_Exercise_.
Find the line containing "What is (42539" in the records below. Copy exactly that line and each one after it, ending at the line containing "V j\right) +", and nothing more.

_Data to examine_.
- - -
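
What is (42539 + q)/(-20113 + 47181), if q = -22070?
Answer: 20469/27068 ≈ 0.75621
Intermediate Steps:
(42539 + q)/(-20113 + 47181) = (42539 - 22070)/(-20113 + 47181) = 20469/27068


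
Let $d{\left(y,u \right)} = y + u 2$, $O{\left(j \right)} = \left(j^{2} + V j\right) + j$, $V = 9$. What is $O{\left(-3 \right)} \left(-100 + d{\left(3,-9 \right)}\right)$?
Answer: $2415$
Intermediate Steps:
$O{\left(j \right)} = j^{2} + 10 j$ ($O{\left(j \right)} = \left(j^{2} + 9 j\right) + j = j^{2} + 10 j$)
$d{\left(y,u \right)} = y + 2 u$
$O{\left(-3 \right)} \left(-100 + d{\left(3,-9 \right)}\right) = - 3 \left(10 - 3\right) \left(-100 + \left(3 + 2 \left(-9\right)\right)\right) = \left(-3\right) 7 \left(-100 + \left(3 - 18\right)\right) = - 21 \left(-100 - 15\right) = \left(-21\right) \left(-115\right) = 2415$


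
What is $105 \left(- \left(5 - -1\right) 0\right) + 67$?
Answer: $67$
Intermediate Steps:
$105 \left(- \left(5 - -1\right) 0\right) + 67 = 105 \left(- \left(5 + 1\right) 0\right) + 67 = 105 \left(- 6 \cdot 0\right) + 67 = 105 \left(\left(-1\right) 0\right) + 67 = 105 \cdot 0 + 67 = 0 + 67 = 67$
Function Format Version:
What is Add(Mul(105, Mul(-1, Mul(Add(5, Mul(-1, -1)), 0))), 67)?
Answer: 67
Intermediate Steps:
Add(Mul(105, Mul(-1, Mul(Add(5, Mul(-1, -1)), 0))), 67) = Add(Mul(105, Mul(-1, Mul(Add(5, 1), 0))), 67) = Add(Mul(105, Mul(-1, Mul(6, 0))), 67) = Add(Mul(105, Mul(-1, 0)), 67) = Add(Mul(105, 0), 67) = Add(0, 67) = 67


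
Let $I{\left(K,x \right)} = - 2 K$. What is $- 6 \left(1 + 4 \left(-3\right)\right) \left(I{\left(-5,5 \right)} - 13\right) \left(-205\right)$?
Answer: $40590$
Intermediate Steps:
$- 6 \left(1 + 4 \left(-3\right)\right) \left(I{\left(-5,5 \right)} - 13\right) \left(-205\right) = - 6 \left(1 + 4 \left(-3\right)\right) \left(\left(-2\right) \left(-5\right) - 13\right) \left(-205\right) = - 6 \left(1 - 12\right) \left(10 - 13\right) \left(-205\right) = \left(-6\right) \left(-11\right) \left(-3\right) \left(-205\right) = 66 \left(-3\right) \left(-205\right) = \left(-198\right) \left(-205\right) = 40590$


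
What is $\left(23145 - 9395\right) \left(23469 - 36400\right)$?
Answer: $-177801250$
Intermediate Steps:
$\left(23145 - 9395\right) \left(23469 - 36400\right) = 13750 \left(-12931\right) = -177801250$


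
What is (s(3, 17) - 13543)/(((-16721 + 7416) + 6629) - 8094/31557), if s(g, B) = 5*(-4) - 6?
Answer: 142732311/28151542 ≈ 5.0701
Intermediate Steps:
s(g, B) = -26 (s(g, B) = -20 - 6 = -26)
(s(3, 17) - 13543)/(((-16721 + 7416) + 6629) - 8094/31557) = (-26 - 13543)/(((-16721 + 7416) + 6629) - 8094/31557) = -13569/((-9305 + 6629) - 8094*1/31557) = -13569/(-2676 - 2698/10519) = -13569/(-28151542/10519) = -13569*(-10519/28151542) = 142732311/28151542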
- - -
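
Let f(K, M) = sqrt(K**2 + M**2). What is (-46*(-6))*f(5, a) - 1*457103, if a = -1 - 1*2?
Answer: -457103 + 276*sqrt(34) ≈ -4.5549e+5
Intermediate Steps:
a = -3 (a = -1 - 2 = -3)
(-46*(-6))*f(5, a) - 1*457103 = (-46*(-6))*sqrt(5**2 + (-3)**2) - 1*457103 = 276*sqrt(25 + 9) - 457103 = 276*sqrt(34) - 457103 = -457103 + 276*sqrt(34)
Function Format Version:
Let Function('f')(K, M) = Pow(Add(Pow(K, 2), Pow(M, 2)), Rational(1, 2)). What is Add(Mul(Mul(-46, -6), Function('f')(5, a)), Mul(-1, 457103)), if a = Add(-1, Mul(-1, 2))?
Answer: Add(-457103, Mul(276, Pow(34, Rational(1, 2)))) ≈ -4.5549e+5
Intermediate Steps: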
- - -
_Worked solution_.
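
What is (42539 + q)/(-20113 + 47181), if q = -22070?
Answer: 20469/27068 ≈ 0.75621
Intermediate Steps:
(42539 + q)/(-20113 + 47181) = (42539 - 22070)/(-20113 + 47181) = 20469/27068


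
Let $d{\left(y,u \right)} = y + u 2$, $O{\left(j \right)} = \left(j^{2} + V j\right) + j$, $V = 9$. What is $O{\left(-3 \right)} \left(-100 + d{\left(3,-9 \right)}\right)$?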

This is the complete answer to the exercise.